Goal of the exercise ▸ Copy every line of the following data that includes the string "sequence".

_ _ _ _

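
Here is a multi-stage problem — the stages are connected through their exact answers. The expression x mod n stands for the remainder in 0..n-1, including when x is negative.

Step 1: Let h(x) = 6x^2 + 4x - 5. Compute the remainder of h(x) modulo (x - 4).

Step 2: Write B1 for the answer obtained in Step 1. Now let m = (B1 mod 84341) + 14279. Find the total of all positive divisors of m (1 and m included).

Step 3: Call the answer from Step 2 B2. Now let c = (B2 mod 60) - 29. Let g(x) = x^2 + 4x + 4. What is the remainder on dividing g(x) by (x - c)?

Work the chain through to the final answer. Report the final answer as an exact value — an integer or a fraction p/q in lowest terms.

Step 1: remainder = value at the root: 6*(4)^2 + 4*(4)^1 - 5 = (96) + (16) + (-5) = 107; answer 107
Step 2: B1 = 107; m = 14386; 14386 = 2 * 7193; sigma = (1 + 2) * (1 + 7193) = 3 * 7194 = 21582; answer 21582
Step 3: B2 = 21582; c = 13; remainder = value at the root: 1*(13)^2 + 4*(13)^1 + 4 = (169) + (52) + (4) = 225; answer 225

225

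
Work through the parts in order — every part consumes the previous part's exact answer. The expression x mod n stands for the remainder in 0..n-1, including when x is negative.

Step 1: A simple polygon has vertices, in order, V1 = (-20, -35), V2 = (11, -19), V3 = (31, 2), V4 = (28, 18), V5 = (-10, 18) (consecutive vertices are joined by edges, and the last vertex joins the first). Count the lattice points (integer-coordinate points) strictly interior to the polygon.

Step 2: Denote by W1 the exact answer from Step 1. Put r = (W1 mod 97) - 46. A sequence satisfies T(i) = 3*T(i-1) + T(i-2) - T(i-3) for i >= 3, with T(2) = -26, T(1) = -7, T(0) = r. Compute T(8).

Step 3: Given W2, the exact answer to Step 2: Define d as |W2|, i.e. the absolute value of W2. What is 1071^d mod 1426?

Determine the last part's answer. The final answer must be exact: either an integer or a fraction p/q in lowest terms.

1113

Step 1: cross terms: (-20*-19 - 11*-35)=765, (11*2 - 31*-19)=611, (31*18 - 28*2)=502, (28*18 - -10*18)=684, (-10*-35 - -20*18)=710; twice the area = |3272| = 3272; area = 1636; boundary points = 1 + 1 + 1 + 38 + 1 = 42; strictly interior points = area - boundary/2 + 1 = 1616; answer 1616
Step 2: W1 = 1616; r = 18; T(3) = 3*(-26) + 1*(-7) - 1*(18) = -103; iterating: T(3)=-103, T(4)=-328, T(5)=-1061, T(6)=-3408, T(7)=-10957, T(8)=-35218; answer -35218
Step 3: W2 = -35218; d = 35218; squarings mod 1426: 1071^1=1071, 1071^2=537, 1071^4=317, 1071^8=669, 1071^16=1223, 1071^32=1281, 1071^64=1061, 1071^128=607, 1071^256=541, 1071^512=351, 1071^1024=565, 1071^2048=1227, 1071^4096=1099, 1071^8192=1405, 1071^16384=441, 1071^32768=545; 1071^35218 = 1071^2 * 1071^16 * 1071^128 * 1071^256 * 1071^2048 * 1071^32768 = 1113 (mod 1426); answer 1113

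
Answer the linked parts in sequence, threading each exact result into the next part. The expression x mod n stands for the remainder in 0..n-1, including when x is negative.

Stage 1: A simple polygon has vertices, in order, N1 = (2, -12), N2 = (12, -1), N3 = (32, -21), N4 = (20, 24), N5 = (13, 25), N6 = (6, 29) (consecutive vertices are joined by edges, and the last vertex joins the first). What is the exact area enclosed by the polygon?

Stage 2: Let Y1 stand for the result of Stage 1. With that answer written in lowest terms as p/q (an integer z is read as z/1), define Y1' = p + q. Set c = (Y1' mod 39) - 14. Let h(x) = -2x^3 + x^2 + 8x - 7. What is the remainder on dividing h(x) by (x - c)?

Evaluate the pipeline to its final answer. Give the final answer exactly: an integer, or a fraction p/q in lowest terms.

Stage 1: cross terms: (2*-1 - 12*-12)=142, (12*-21 - 32*-1)=-220, (32*24 - 20*-21)=1188, (20*25 - 13*24)=188, (13*29 - 6*25)=227, (6*-12 - 2*29)=-130; twice the area = |1395| = 1395; area = 1395/2; answer 1395/2
Stage 2: Y1 = 1395/2; threaded value p + q = 1397; c = 18; remainder = value at the root: -2*(18)^3 + 1*(18)^2 + 8*(18)^1 - 7 = (-11664) + (324) + (144) + (-7) = -11203; answer -11203

-11203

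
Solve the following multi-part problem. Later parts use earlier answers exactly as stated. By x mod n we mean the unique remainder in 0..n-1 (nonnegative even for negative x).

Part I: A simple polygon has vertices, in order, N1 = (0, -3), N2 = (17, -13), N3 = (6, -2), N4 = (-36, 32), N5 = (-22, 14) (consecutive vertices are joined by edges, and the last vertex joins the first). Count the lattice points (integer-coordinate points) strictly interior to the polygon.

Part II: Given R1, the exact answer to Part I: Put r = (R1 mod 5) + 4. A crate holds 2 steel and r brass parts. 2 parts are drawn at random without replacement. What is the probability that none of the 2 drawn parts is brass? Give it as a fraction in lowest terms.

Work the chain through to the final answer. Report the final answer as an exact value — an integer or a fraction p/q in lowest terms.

1/36

Part I: cross terms: (0*-13 - 17*-3)=51, (17*-2 - 6*-13)=44, (6*32 - -36*-2)=120, (-36*14 - -22*32)=200, (-22*-3 - 0*14)=66; twice the area = |481| = 481; area = 481/2; boundary points = 1 + 11 + 2 + 2 + 1 = 17; strictly interior points = area - boundary/2 + 1 = 233; answer 233
Part II: R1 = 233; r = 7; total draws C(9,2) = 36; favorable C(2,2) = 1; P = 1/36; answer 1/36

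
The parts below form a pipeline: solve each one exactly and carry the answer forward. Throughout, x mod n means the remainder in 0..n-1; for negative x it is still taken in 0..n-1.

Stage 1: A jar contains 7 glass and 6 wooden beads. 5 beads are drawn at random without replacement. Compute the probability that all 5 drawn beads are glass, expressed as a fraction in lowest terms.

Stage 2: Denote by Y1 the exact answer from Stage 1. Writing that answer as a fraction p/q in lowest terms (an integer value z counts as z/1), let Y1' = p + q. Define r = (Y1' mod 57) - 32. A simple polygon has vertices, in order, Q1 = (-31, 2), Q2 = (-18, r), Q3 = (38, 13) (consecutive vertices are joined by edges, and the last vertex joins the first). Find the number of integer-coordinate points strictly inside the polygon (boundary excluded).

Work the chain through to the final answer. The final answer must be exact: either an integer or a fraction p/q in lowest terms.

28

Stage 1: total draws C(13,5) = 1287; favorable C(7,5) = 21; P = 7/429; answer 7/429
Stage 2: Y1 = 7/429; threaded value p + q = 436; r = 5; cross terms: (-31*5 - -18*2)=-119, (-18*13 - 38*5)=-424, (38*2 - -31*13)=479; twice the area = |-64| = 64; area = 32; boundary points = 1 + 8 + 1 = 10; strictly interior points = area - boundary/2 + 1 = 28; answer 28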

_ _ _ _

Answer section ▸
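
Step 2: Denote by W1 the exact answer from Step 1. Put r = (W1 mod 97) - 46. A sequence satisfies T(i) = 3*T(i-1) + T(i-2) - T(i-3) for i >= 3, with T(2) = -26, T(1) = -7, T(0) = r. Compute T(8).
Answer the linked parts in sequence, threading each exact result into the next part. The expression x mod n stands for the remainder in 0..n-1, including when x is negative.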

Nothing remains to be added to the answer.